### EXERCISE DESCRIPTION:
From the data below, return the exact lines starting at the line containing "5 * (9 / 7) = 45 / 7 = 6.43" and ending at the line containing "((14 / 16) / (((5", both included, and nothing else.

Segment Start: THE RECORDS

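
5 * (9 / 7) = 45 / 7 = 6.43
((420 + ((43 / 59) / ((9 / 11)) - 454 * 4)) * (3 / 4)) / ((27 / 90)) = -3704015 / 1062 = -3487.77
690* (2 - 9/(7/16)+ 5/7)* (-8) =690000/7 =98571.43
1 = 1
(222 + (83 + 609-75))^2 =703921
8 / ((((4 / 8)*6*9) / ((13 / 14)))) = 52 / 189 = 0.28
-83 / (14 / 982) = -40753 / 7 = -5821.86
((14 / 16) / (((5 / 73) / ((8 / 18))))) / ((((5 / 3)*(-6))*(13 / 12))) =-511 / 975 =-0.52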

Segment End: THE RECORDS
Segment Start: THE RECORDS

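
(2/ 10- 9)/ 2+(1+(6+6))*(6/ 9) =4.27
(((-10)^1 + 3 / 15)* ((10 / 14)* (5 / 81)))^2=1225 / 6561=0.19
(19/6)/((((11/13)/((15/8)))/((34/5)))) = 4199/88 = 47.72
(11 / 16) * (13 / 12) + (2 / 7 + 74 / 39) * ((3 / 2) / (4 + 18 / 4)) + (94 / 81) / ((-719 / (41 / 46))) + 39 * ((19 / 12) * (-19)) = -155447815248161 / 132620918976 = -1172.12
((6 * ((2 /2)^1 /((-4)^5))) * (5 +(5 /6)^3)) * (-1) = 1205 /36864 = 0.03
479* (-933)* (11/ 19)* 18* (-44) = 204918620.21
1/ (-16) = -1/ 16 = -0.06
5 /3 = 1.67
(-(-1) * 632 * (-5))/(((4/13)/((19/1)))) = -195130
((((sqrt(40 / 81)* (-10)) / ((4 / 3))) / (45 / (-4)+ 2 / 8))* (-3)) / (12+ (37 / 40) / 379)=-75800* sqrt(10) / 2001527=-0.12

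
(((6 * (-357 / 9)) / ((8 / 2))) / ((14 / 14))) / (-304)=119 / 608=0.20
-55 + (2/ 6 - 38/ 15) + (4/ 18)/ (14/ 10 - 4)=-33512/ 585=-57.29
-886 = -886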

Segment End: THE RECORDS

### WRITTEN RESPONSE:
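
5 * (9 / 7) = 45 / 7 = 6.43
((420 + ((43 / 59) / ((9 / 11)) - 454 * 4)) * (3 / 4)) / ((27 / 90)) = -3704015 / 1062 = -3487.77
690* (2 - 9/(7/16)+ 5/7)* (-8) =690000/7 =98571.43
1 = 1
(222 + (83 + 609-75))^2 =703921
8 / ((((4 / 8)*6*9) / ((13 / 14)))) = 52 / 189 = 0.28
-83 / (14 / 982) = -40753 / 7 = -5821.86
((14 / 16) / (((5 / 73) / ((8 / 18))))) / ((((5 / 3)*(-6))*(13 / 12))) =-511 / 975 =-0.52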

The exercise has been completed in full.